## INSTRUCTIONS TO FOLLOW
Which lines to output? The line containing "Historic cadastral records use" and every line after it in the data below, each copied exactly.

==== RECORDS ====

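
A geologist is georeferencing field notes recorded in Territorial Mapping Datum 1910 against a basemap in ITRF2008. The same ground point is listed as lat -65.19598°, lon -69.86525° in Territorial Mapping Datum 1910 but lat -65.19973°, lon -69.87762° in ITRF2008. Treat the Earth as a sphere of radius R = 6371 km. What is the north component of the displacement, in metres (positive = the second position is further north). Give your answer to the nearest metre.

Δφ = -65.19973° − -65.19598° = -0.00375°; Δλ = -69.87762° − -69.86525° = -0.01237°.
1° along a meridian = πR/180 = 111195 m.
ΔN = Δφ × 111195 = -417.0 m; ΔE = Δλ × 111195 × cos(-65.19598°) = -0.01237 × 111195 × 0.419516 = -577.0 m.

ΔN = -417 m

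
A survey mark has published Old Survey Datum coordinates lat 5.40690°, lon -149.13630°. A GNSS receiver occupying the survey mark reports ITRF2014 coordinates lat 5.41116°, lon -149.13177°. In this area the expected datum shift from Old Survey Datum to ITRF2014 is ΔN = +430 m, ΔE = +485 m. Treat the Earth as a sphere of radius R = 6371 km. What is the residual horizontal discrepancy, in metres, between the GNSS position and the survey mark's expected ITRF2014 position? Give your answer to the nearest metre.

Observed coordinate differences: Δφ = +0.00426°, Δλ = +0.00453°.
Converting to metres (1° lat = 111195 m, cos φ = 0.995551): observed ΔN = 473.7 m, observed ΔE = 501.5 m.
Subtracting the expected shift leaves a residual of 473.7 − (430) = 43.7 m north and 501.5 − (485) = 16.5 m east.
Residual distance = √(43.7² + 16.5²) = 46.7 m.

47 m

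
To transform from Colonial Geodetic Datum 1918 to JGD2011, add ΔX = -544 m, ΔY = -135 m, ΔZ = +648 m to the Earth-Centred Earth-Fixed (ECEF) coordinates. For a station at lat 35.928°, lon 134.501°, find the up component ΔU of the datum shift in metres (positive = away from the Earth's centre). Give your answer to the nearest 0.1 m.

The local up (radial) axis is (cos φ cos λ, cos φ sin λ, sin φ), giving ΔU = 308.761 − 77.969 + 380.226 = 611.02 m.

ΔU = 611.0 m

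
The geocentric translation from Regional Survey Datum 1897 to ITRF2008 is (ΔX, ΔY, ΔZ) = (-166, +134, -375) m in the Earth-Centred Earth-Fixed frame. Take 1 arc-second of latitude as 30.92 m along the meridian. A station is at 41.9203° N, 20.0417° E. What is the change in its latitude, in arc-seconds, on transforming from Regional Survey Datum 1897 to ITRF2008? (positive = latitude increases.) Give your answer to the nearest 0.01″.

sin φ = 0.668096, cos φ = 0.744075, sin λ = 0.342704, cos λ = 0.939443.
North component: ΔN = −sin φ cos λ·ΔX − sin φ sin λ·ΔY + cos φ·ΔZ = −(0.668096)(0.939443)(-166) − (0.668096)(0.342704)(134) + (0.744075)(-375) = -205.52 m.
1° of latitude spans 3600 × 30.92 = 111312 m, so Δφ = -205.52 / 111312 × 3600 = -6.647″.

Δφ = -6.65″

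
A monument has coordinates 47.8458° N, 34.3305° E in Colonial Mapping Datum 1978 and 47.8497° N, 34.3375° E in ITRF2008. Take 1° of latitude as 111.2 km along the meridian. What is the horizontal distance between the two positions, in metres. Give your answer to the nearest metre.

Δφ = 47.8497° − 47.8458° = +0.0039°; Δλ = 34.3375° − 34.3305° = +0.0070°.
ΔN = Δφ × 111200 = 433.7 m; ΔE = Δλ × 111200 × cos(47.8458°) = +0.0070 × 111200 × 0.671128 = 522.4 m.
Distance = √(ΔE² + ΔN²) = √(522.4² + 433.7²) = 679.0 m.

679 m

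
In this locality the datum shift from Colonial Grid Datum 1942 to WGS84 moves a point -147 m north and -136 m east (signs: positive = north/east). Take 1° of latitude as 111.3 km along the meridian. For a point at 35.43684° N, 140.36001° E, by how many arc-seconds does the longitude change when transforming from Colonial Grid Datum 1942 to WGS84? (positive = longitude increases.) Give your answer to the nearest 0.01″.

Δλ = -5.40″

At latitude 35.43684°, cos φ = 0.814755.
1° of longitude at this latitude = 111.3 × cos φ = 90.68 km, so Δλ = -136.0 / 90682.2 = -0.0014997° = -5.399″.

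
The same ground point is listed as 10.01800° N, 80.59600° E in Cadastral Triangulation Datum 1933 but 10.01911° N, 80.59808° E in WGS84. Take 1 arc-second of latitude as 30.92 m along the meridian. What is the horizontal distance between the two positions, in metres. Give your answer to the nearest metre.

259 m

Δφ = 10.01911° − 10.01800° = +0.00111°; Δλ = 80.59808° − 80.59600° = +0.00208°.
1° of latitude = 3600 × 30.92 = 111312 m.
ΔN = Δφ × 111312 = 123.6 m; ΔE = Δλ × 111312 × cos(10.01800°) = +0.00208 × 111312 × 0.984753 = 228.0 m.
Distance = √(ΔE² + ΔN²) = √(228.0² + 123.6²) = 259.3 m.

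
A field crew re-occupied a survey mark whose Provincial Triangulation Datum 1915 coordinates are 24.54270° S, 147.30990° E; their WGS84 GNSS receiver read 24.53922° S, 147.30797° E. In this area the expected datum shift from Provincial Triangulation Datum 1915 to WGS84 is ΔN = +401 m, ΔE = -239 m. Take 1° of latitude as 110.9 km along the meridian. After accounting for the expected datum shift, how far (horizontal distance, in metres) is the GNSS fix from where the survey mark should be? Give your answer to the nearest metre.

Observed coordinate differences: Δφ = +0.00348°, Δλ = -0.00193°.
Converting to metres (1° lat = 110900 m, cos φ = 0.909652): observed ΔN = 385.9 m, observed ΔE = -194.7 m.
Subtracting the expected shift leaves a residual of 385.9 − (401) = -15.1 m north and -194.7 − (-239) = 44.3 m east.
Residual distance = √((-15.1)² + 44.3²) = 46.8 m.

47 m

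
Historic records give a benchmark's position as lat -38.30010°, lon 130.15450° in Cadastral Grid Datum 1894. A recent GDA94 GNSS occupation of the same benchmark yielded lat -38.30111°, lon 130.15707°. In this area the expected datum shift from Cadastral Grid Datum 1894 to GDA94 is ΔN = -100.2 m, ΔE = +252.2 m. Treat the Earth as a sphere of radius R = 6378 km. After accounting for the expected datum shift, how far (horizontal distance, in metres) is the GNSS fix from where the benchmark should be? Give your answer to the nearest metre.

Observed coordinate differences: Δφ = -0.00101°, Δλ = +0.00257°.
Converting to metres (1° lat = 111317 m, cos φ = 0.784775): observed ΔN = -112.4 m, observed ΔE = 224.5 m.
Subtracting the expected shift leaves a residual of -112.4 − (-100.2) = -12.2 m north and 224.5 − (252.2) = -27.7 m east.
Residual distance = √((-12.2)² + (-27.7)²) = 30.3 m.

30 m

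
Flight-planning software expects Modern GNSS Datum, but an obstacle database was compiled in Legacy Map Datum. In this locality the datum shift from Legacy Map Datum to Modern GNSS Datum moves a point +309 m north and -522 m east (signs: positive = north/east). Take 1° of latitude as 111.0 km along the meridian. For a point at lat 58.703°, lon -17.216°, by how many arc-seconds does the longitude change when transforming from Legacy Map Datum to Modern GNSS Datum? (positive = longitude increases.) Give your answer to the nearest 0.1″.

Δλ = -32.6″

At latitude 58.703°, cos φ = 0.519474.
1° of longitude at this latitude = 111.0 × cos φ = 57.66 km, so Δλ = -522.0 / 57661.7 = -0.0090528° = -32.590″.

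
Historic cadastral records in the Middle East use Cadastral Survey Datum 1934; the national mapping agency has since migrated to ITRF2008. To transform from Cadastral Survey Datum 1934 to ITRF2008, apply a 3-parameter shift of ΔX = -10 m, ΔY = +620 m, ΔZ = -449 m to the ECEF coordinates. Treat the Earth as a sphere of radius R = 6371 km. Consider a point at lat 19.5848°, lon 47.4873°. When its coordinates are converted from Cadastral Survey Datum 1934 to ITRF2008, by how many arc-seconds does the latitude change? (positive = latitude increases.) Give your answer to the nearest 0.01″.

sin φ = 0.335202, cos φ = 0.942146, sin λ = 0.737128, cos λ = 0.675754.
North component: ΔN = −sin φ cos λ·ΔX − sin φ sin λ·ΔY + cos φ·ΔZ = −(0.335202)(0.675754)(-10) − (0.335202)(0.737128)(620) + (0.942146)(-449) = -573.95 m.
1° of latitude spans πR/180 = 111195 m, so Δφ = -573.95 / 111195 × 3600 = -18.582″.

Δφ = -18.58″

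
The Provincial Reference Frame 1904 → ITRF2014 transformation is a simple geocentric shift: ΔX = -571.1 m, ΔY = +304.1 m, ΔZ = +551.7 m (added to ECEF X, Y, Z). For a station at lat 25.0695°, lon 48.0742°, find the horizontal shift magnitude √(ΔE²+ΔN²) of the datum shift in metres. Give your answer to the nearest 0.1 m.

At φ = 25.0695°, λ = 48.0742°: sin φ = 0.423717, cos φ = 0.905794, sin λ = 0.744011, cos λ = 0.668168.
ΔE = −sin λ·ΔX + cos λ·ΔY = −(0.744011)·(-571.1) + (0.668168)·(304.1) = 628.09 m.
ΔN = −sin φ cos λ·ΔX − sin φ sin λ·ΔY + cos φ·ΔZ = −(0.423717)(0.668168)(-571.1) − (0.423717)(0.744011)(304.1) + (0.905794)(551.7) = 565.55 m.
Horizontal magnitude = √(ΔE² + ΔN²) = √(628.09² + 565.55²) = 845.19 m.

845.2 m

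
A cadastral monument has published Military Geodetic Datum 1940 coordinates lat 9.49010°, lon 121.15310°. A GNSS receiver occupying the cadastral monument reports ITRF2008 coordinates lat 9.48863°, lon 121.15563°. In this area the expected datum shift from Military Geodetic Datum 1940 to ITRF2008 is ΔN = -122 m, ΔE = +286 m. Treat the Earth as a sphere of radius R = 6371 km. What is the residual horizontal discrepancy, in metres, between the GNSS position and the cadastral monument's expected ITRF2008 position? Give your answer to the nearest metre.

42 m

Observed coordinate differences: Δφ = -0.00147°, Δλ = +0.00253°.
Converting to metres (1° lat = 111195 m, cos φ = 0.986314): observed ΔN = -163.5 m, observed ΔE = 277.5 m.
Subtracting the expected shift leaves a residual of -163.5 − (-122) = -41.5 m north and 277.5 − (286) = -8.5 m east.
Residual distance = √((-41.5)² + (-8.5)²) = 42.3 m.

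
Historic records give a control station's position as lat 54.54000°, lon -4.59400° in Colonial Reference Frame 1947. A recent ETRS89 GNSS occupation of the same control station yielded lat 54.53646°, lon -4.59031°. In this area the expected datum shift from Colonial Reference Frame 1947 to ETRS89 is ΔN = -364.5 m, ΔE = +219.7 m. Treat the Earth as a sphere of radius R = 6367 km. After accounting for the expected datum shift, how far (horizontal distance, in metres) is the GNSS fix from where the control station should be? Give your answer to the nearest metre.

Observed coordinate differences: Δφ = -0.00354°, Δλ = +0.00369°.
Converting to metres (1° lat = 111125 m, cos φ = 0.580134): observed ΔN = -393.4 m, observed ΔE = 237.9 m.
Subtracting the expected shift leaves a residual of -393.4 − (-364.5) = -28.9 m north and 237.9 − (219.7) = 18.2 m east.
Residual distance = √((-28.9)² + 18.2²) = 34.1 m.

34 m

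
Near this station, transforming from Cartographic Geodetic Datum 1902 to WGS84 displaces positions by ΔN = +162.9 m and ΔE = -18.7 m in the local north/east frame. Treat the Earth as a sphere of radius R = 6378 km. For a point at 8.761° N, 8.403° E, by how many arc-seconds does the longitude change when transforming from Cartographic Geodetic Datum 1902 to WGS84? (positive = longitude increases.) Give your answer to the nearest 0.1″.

Δλ = -0.6″

At latitude 8.761°, cos φ = 0.988332.
One radian of longitude at latitude φ spans R cos φ, so Δλ = ΔE / (R cos φ) = -18.7 / (6378000 × 0.988332) = -2.9666e-06 rad = -0.612″.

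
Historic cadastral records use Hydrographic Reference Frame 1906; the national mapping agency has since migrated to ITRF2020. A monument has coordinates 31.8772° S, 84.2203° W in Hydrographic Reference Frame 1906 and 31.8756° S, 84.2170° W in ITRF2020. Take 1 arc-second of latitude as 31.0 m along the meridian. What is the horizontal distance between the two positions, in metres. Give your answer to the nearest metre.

Δφ = -31.8756° − -31.8772° = +0.0016°; Δλ = -84.2170° − -84.2203° = +0.0033°.
1° of latitude = 3600 × 31.00 = 111600 m.
ΔN = Δφ × 111600 = 178.6 m; ΔE = Δλ × 111600 × cos(-31.8772°) = +0.0033 × 111600 × 0.849182 = 312.7 m.
Distance = √(ΔE² + ΔN²) = √(312.7² + 178.6²) = 360.1 m.

360 m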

====

## ANSWER FOR THE TASK
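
Historic cadastral records use Hydrographic Reference Frame 1906; the national mapping agency has since migrated to ITRF2020. A monument has coordinates 31.8772° S, 84.2203° W in Hydrographic Reference Frame 1906 and 31.8756° S, 84.2170° W in ITRF2020. Take 1 arc-second of latitude as 31.0 m along the meridian. What is the horizontal distance between the two positions, in metres. Give your answer to the nearest metre.

Δφ = -31.8756° − -31.8772° = +0.0016°; Δλ = -84.2170° − -84.2203° = +0.0033°.
1° of latitude = 3600 × 31.00 = 111600 m.
ΔN = Δφ × 111600 = 178.6 m; ΔE = Δλ × 111600 × cos(-31.8772°) = +0.0033 × 111600 × 0.849182 = 312.7 m.
Distance = √(ΔE² + ΔN²) = √(312.7² + 178.6²) = 360.1 m.

360 m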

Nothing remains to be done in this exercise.